■ Exercise brief
The expected answer is all of the entries, written out exactly.

╭─ Dataset records

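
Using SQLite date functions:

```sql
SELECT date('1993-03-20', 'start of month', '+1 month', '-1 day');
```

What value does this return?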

╰─

■ Task output
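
Using SQLite date functions:

```sql
SELECT date('1993-03-20', 'start of month', '+1 month', '-1 day');
```

What value does this return?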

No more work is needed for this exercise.